[EXERCISE DESCRIPTION] Where a line below holds the string "mutual", that line goes into the answer.

[Saved entries]

---+---

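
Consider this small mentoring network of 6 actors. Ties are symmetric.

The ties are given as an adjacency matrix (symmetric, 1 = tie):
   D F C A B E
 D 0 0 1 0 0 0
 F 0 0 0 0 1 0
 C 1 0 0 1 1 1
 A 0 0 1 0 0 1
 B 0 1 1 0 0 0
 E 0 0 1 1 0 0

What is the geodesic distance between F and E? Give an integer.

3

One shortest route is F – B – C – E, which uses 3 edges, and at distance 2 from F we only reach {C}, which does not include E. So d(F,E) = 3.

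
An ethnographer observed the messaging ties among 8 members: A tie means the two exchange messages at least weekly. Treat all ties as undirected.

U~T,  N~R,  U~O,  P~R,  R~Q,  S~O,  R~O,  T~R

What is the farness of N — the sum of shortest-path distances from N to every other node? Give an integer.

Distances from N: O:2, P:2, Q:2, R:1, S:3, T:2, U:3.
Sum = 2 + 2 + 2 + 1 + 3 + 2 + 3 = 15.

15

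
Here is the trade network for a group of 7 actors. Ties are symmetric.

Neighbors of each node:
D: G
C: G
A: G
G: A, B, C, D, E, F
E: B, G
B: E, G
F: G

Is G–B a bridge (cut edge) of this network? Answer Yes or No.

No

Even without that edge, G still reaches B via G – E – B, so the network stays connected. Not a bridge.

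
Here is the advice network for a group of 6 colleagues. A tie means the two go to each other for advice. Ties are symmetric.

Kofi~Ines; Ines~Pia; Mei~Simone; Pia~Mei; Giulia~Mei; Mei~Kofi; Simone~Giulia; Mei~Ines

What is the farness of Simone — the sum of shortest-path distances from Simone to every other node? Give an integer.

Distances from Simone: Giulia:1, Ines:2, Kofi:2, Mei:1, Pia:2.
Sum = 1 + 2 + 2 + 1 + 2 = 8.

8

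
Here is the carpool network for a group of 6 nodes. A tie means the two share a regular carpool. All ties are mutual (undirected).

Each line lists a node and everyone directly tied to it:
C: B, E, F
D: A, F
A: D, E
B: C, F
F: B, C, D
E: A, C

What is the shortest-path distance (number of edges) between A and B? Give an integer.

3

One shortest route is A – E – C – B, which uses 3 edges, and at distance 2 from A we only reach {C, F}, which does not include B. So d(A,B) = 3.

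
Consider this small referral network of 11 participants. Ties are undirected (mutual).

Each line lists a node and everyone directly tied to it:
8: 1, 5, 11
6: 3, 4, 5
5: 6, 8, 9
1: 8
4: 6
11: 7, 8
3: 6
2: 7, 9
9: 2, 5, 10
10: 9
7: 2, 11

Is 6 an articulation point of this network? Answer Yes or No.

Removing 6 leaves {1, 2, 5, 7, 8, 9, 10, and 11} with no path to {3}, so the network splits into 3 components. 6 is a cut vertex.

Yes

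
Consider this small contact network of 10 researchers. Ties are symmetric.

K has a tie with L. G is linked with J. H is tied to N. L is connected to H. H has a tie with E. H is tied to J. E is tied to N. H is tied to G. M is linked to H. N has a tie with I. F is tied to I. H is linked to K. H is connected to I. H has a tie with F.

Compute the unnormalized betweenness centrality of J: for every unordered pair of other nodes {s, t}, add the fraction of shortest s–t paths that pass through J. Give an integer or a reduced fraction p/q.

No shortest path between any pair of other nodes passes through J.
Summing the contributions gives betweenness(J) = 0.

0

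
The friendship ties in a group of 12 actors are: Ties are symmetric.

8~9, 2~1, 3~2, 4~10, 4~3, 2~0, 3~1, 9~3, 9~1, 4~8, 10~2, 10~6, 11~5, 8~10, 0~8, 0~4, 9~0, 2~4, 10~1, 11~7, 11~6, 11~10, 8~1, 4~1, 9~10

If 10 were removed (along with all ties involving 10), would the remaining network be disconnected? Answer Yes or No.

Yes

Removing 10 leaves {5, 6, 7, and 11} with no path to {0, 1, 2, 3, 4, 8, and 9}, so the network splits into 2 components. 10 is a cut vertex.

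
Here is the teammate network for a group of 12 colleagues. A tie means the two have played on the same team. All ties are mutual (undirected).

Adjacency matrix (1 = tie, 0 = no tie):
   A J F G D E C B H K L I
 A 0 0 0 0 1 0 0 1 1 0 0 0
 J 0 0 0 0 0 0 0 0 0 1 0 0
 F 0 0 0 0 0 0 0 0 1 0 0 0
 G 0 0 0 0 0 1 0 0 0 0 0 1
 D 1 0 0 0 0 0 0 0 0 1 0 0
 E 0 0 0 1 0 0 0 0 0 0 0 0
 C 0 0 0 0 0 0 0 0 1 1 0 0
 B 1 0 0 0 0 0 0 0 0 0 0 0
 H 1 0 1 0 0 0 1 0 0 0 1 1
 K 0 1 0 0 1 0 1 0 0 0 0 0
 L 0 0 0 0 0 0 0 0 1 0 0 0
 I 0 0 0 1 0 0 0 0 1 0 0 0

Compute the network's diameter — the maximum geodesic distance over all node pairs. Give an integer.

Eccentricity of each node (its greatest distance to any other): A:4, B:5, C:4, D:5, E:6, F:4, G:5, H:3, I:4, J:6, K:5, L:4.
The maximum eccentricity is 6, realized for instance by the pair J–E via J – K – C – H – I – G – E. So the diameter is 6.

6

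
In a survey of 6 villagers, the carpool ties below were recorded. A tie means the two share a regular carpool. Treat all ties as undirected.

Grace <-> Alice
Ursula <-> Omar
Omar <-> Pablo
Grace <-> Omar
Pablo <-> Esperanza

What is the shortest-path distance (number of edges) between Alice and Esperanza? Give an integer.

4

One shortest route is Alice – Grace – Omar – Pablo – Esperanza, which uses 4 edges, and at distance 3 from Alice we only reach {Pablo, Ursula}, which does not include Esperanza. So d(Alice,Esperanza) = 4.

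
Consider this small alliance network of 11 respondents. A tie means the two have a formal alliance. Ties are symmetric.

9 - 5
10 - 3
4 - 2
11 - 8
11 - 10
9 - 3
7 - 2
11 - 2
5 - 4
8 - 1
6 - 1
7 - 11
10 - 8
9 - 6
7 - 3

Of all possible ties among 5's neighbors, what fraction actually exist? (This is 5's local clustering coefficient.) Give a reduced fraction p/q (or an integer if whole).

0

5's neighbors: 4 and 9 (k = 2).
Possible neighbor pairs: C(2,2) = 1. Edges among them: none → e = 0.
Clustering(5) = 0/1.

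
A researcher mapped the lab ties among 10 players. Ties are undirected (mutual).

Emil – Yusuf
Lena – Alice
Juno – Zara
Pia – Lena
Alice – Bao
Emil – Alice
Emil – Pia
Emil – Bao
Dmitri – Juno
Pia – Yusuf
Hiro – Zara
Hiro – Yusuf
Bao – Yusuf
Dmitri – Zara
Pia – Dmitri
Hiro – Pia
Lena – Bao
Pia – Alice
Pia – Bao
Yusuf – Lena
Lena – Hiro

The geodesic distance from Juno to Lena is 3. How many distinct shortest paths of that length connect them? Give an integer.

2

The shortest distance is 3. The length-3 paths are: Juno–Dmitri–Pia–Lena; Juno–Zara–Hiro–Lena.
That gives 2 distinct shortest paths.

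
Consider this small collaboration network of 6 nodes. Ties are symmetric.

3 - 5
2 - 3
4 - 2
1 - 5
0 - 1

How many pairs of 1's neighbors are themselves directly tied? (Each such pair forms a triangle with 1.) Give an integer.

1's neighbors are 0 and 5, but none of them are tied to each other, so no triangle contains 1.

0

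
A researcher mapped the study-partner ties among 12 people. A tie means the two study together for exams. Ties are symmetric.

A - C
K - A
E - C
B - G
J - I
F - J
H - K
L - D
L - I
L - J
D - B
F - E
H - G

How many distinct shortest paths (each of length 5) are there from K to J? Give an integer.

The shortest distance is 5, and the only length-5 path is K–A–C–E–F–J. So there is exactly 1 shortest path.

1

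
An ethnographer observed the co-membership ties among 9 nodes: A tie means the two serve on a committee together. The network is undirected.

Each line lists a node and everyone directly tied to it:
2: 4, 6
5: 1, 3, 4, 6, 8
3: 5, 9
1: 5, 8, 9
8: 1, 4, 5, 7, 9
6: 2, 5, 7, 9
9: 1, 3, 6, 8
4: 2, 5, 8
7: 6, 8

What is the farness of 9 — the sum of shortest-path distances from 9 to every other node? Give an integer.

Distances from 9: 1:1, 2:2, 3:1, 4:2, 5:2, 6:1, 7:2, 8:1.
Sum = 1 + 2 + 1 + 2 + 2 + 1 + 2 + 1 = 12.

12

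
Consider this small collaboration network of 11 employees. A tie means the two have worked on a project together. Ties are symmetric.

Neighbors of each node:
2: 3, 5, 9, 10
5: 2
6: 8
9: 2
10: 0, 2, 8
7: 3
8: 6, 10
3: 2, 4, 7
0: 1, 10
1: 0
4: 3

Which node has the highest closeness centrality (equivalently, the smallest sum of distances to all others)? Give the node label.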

---+---

[RESULT OF THIS EXERCISE]
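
Here is the carpool network for a group of 6 nodes. A tie means the two share a regular carpool. All ties are mutual (undirected).
Consider this small referral network of 11 participants. Ties are undirected (mutual).
Here is the teammate network for a group of 12 colleagues. A tie means the two have played on the same team. All ties are mutual (undirected).
A researcher mapped the lab ties among 10 players. Ties are undirected (mutual).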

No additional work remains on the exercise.